------ GIVEN ENTRIES ------

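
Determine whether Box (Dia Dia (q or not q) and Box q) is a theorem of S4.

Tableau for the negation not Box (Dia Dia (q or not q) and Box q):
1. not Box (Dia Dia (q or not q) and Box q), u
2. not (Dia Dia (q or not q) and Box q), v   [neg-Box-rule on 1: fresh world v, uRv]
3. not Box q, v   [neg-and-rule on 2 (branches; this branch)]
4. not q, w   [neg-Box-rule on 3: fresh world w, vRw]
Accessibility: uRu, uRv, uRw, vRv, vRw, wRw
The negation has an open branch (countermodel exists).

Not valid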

------
------ GIVEN ENTRIES ------

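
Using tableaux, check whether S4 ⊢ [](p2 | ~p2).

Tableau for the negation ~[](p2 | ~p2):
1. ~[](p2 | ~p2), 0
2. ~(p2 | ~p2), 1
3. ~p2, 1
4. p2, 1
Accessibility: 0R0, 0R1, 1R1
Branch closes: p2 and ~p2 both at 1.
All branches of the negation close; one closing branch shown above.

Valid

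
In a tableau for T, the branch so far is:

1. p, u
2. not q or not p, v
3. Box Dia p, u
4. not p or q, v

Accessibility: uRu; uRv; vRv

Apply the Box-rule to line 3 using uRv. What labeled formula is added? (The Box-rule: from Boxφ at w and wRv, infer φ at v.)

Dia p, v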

------
------ GIVEN ENTRIES ------

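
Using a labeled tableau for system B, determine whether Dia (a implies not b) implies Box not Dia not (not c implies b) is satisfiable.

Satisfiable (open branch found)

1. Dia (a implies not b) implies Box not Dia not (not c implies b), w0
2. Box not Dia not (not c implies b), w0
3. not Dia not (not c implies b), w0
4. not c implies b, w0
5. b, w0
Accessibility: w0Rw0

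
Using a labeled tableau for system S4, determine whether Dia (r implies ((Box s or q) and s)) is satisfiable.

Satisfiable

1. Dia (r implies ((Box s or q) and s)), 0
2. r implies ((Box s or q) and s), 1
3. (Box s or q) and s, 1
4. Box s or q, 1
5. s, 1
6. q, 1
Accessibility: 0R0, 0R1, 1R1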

------

__PROBLEM DETAILS__
Print exactly the lines above from the one with "Using tableaux, check" to the one with "Accessibility: uRu; uRv; vRv", including both.

__OUTPUT BELOW__
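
Using tableaux, check whether S4 ⊢ [](p2 | ~p2).

Tableau for the negation ~[](p2 | ~p2):
1. ~[](p2 | ~p2), 0
2. ~(p2 | ~p2), 1
3. ~p2, 1
4. p2, 1
Accessibility: 0R0, 0R1, 1R1
Branch closes: p2 and ~p2 both at 1.
All branches of the negation close; one closing branch shown above.

Valid

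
In a tableau for T, the branch so far is:

1. p, u
2. not q or not p, v
3. Box Dia p, u
4. not p or q, v

Accessibility: uRu; uRv; vRv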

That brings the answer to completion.